WORK INSTRUCTION:
Reproduce the whole listing, keeping each word unchanged.

PROVIDED MATERIAL:
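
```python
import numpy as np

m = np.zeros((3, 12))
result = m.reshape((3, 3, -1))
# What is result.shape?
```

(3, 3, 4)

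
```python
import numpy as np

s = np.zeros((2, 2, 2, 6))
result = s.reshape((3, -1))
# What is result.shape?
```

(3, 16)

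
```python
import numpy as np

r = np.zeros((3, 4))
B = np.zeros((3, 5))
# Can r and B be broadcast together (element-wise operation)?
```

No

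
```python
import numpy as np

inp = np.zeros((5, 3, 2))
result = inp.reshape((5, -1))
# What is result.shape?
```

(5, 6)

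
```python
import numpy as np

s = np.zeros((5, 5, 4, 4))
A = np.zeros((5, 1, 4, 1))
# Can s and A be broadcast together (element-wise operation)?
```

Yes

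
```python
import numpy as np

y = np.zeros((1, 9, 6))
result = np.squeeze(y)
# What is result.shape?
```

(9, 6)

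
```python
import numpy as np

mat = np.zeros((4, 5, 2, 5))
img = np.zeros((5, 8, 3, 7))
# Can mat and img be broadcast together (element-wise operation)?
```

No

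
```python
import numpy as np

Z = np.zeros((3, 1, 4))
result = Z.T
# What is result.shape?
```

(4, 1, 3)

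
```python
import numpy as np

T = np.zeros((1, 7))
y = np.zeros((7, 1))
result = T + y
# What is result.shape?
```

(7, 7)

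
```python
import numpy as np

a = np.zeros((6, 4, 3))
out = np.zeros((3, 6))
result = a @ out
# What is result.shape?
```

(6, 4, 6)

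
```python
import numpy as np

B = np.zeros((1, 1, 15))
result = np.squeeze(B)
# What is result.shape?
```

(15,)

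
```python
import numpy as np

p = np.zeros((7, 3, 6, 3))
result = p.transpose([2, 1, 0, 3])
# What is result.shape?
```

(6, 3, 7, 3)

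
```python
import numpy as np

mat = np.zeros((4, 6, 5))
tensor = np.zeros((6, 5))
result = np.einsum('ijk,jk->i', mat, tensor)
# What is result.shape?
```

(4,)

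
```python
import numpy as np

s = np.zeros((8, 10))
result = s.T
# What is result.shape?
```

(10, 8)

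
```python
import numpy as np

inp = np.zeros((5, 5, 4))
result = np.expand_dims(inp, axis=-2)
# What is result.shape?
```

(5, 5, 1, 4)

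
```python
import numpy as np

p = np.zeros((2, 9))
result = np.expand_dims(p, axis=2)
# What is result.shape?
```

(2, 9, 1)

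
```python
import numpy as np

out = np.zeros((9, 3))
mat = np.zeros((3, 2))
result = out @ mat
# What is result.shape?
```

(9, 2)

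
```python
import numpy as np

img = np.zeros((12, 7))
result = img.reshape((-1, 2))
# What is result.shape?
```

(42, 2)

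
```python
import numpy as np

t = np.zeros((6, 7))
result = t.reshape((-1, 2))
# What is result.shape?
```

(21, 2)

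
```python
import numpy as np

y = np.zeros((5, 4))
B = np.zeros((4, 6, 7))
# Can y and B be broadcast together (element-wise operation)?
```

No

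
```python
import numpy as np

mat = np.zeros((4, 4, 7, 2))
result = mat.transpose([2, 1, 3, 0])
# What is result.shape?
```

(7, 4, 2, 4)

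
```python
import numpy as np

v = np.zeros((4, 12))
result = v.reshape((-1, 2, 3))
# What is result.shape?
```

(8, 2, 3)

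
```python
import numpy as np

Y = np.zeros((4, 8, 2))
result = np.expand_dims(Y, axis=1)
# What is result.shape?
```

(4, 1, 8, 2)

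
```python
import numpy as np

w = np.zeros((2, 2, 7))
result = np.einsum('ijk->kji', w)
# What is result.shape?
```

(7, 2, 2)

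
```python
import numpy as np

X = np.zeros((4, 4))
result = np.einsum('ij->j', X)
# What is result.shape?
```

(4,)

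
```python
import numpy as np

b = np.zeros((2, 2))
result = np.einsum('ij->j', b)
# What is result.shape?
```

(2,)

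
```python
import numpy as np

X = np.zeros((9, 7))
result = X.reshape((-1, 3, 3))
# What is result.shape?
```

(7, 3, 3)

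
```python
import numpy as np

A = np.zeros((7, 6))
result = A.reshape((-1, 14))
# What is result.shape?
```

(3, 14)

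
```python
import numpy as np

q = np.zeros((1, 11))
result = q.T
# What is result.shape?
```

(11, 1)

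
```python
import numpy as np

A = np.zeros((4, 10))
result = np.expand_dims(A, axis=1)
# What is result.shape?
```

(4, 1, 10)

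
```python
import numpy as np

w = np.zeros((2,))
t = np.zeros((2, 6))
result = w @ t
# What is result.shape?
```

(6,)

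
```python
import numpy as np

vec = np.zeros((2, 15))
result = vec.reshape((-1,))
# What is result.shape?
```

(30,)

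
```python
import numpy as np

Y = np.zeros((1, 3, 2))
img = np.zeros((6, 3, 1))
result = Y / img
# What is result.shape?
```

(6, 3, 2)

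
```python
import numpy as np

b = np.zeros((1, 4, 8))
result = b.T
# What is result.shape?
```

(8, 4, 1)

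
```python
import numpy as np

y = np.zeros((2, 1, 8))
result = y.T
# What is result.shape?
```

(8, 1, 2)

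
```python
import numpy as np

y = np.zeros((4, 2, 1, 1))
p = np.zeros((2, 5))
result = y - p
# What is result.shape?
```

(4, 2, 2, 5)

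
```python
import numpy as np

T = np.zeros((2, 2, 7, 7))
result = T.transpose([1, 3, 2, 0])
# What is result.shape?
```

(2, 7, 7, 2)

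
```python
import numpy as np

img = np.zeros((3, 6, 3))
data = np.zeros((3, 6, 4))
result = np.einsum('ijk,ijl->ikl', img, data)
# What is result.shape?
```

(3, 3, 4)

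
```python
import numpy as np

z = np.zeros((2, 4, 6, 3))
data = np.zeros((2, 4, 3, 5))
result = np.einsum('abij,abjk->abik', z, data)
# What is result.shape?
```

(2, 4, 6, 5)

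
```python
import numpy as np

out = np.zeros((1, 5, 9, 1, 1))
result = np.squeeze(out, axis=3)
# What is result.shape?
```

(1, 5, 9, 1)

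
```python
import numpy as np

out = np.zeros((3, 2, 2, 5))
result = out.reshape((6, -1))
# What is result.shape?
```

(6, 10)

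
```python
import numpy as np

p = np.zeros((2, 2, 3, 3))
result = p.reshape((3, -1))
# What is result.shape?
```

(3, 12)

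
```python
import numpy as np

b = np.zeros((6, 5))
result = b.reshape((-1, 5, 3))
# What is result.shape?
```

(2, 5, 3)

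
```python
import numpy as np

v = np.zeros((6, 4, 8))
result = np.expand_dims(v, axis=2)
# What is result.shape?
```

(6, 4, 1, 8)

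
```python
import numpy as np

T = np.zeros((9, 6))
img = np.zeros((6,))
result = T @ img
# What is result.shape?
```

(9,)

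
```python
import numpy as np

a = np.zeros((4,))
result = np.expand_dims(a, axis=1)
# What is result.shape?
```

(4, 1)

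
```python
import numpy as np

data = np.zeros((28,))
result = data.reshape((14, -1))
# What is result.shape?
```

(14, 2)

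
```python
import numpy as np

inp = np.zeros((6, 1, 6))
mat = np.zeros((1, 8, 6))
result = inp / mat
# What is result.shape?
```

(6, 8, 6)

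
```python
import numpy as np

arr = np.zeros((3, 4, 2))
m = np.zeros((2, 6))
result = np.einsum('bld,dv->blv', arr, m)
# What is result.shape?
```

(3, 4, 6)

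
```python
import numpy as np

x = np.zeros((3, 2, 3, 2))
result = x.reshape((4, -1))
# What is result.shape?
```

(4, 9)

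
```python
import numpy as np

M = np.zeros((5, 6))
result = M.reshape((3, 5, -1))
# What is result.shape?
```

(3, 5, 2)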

RESULT:
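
```python
import numpy as np

m = np.zeros((3, 12))
result = m.reshape((3, 3, -1))
# What is result.shape?
```

(3, 3, 4)

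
```python
import numpy as np

s = np.zeros((2, 2, 2, 6))
result = s.reshape((3, -1))
# What is result.shape?
```

(3, 16)

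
```python
import numpy as np

r = np.zeros((3, 4))
B = np.zeros((3, 5))
# Can r and B be broadcast together (element-wise operation)?
```

No

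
```python
import numpy as np

inp = np.zeros((5, 3, 2))
result = inp.reshape((5, -1))
# What is result.shape?
```

(5, 6)

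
```python
import numpy as np

s = np.zeros((5, 5, 4, 4))
A = np.zeros((5, 1, 4, 1))
# Can s and A be broadcast together (element-wise operation)?
```

Yes

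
```python
import numpy as np

y = np.zeros((1, 9, 6))
result = np.squeeze(y)
# What is result.shape?
```

(9, 6)

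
```python
import numpy as np

mat = np.zeros((4, 5, 2, 5))
img = np.zeros((5, 8, 3, 7))
# Can mat and img be broadcast together (element-wise operation)?
```

No

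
```python
import numpy as np

Z = np.zeros((3, 1, 4))
result = Z.T
# What is result.shape?
```

(4, 1, 3)

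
```python
import numpy as np

T = np.zeros((1, 7))
y = np.zeros((7, 1))
result = T + y
# What is result.shape?
```

(7, 7)

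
```python
import numpy as np

a = np.zeros((6, 4, 3))
out = np.zeros((3, 6))
result = a @ out
# What is result.shape?
```

(6, 4, 6)

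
```python
import numpy as np

B = np.zeros((1, 1, 15))
result = np.squeeze(B)
# What is result.shape?
```

(15,)

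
```python
import numpy as np

p = np.zeros((7, 3, 6, 3))
result = p.transpose([2, 1, 0, 3])
# What is result.shape?
```

(6, 3, 7, 3)

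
```python
import numpy as np

mat = np.zeros((4, 6, 5))
tensor = np.zeros((6, 5))
result = np.einsum('ijk,jk->i', mat, tensor)
# What is result.shape?
```

(4,)

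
```python
import numpy as np

s = np.zeros((8, 10))
result = s.T
# What is result.shape?
```

(10, 8)

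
```python
import numpy as np

inp = np.zeros((5, 5, 4))
result = np.expand_dims(inp, axis=-2)
# What is result.shape?
```

(5, 5, 1, 4)

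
```python
import numpy as np

p = np.zeros((2, 9))
result = np.expand_dims(p, axis=2)
# What is result.shape?
```

(2, 9, 1)

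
```python
import numpy as np

out = np.zeros((9, 3))
mat = np.zeros((3, 2))
result = out @ mat
# What is result.shape?
```

(9, 2)

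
```python
import numpy as np

img = np.zeros((12, 7))
result = img.reshape((-1, 2))
# What is result.shape?
```

(42, 2)

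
```python
import numpy as np

t = np.zeros((6, 7))
result = t.reshape((-1, 2))
# What is result.shape?
```

(21, 2)

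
```python
import numpy as np

y = np.zeros((5, 4))
B = np.zeros((4, 6, 7))
# Can y and B be broadcast together (element-wise operation)?
```

No

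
```python
import numpy as np

mat = np.zeros((4, 4, 7, 2))
result = mat.transpose([2, 1, 3, 0])
# What is result.shape?
```

(7, 4, 2, 4)

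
```python
import numpy as np

v = np.zeros((4, 12))
result = v.reshape((-1, 2, 3))
# What is result.shape?
```

(8, 2, 3)

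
```python
import numpy as np

Y = np.zeros((4, 8, 2))
result = np.expand_dims(Y, axis=1)
# What is result.shape?
```

(4, 1, 8, 2)

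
```python
import numpy as np

w = np.zeros((2, 2, 7))
result = np.einsum('ijk->kji', w)
# What is result.shape?
```

(7, 2, 2)

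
```python
import numpy as np

X = np.zeros((4, 4))
result = np.einsum('ij->j', X)
# What is result.shape?
```

(4,)

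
```python
import numpy as np

b = np.zeros((2, 2))
result = np.einsum('ij->j', b)
# What is result.shape?
```

(2,)

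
```python
import numpy as np

X = np.zeros((9, 7))
result = X.reshape((-1, 3, 3))
# What is result.shape?
```

(7, 3, 3)

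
```python
import numpy as np

A = np.zeros((7, 6))
result = A.reshape((-1, 14))
# What is result.shape?
```

(3, 14)

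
```python
import numpy as np

q = np.zeros((1, 11))
result = q.T
# What is result.shape?
```

(11, 1)

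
```python
import numpy as np

A = np.zeros((4, 10))
result = np.expand_dims(A, axis=1)
# What is result.shape?
```

(4, 1, 10)

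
```python
import numpy as np

w = np.zeros((2,))
t = np.zeros((2, 6))
result = w @ t
# What is result.shape?
```

(6,)

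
```python
import numpy as np

vec = np.zeros((2, 15))
result = vec.reshape((-1,))
# What is result.shape?
```

(30,)

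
```python
import numpy as np

Y = np.zeros((1, 3, 2))
img = np.zeros((6, 3, 1))
result = Y / img
# What is result.shape?
```

(6, 3, 2)

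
```python
import numpy as np

b = np.zeros((1, 4, 8))
result = b.T
# What is result.shape?
```

(8, 4, 1)

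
```python
import numpy as np

y = np.zeros((2, 1, 8))
result = y.T
# What is result.shape?
```

(8, 1, 2)

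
```python
import numpy as np

y = np.zeros((4, 2, 1, 1))
p = np.zeros((2, 5))
result = y - p
# What is result.shape?
```

(4, 2, 2, 5)

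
```python
import numpy as np

T = np.zeros((2, 2, 7, 7))
result = T.transpose([1, 3, 2, 0])
# What is result.shape?
```

(2, 7, 7, 2)

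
```python
import numpy as np

img = np.zeros((3, 6, 3))
data = np.zeros((3, 6, 4))
result = np.einsum('ijk,ijl->ikl', img, data)
# What is result.shape?
```

(3, 3, 4)

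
```python
import numpy as np

z = np.zeros((2, 4, 6, 3))
data = np.zeros((2, 4, 3, 5))
result = np.einsum('abij,abjk->abik', z, data)
# What is result.shape?
```

(2, 4, 6, 5)

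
```python
import numpy as np

out = np.zeros((1, 5, 9, 1, 1))
result = np.squeeze(out, axis=3)
# What is result.shape?
```

(1, 5, 9, 1)

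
```python
import numpy as np

out = np.zeros((3, 2, 2, 5))
result = out.reshape((6, -1))
# What is result.shape?
```

(6, 10)

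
```python
import numpy as np

p = np.zeros((2, 2, 3, 3))
result = p.reshape((3, -1))
# What is result.shape?
```

(3, 12)

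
```python
import numpy as np

b = np.zeros((6, 5))
result = b.reshape((-1, 5, 3))
# What is result.shape?
```

(2, 5, 3)

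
```python
import numpy as np

v = np.zeros((6, 4, 8))
result = np.expand_dims(v, axis=2)
# What is result.shape?
```

(6, 4, 1, 8)

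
```python
import numpy as np

T = np.zeros((9, 6))
img = np.zeros((6,))
result = T @ img
# What is result.shape?
```

(9,)

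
```python
import numpy as np

a = np.zeros((4,))
result = np.expand_dims(a, axis=1)
# What is result.shape?
```

(4, 1)

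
```python
import numpy as np

data = np.zeros((28,))
result = data.reshape((14, -1))
# What is result.shape?
```

(14, 2)

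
```python
import numpy as np

inp = np.zeros((6, 1, 6))
mat = np.zeros((1, 8, 6))
result = inp / mat
# What is result.shape?
```

(6, 8, 6)

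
```python
import numpy as np

arr = np.zeros((3, 4, 2))
m = np.zeros((2, 6))
result = np.einsum('bld,dv->blv', arr, m)
# What is result.shape?
```

(3, 4, 6)

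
```python
import numpy as np

x = np.zeros((3, 2, 3, 2))
result = x.reshape((4, -1))
# What is result.shape?
```

(4, 9)

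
```python
import numpy as np

M = np.zeros((5, 6))
result = M.reshape((3, 5, -1))
# What is result.shape?
```

(3, 5, 2)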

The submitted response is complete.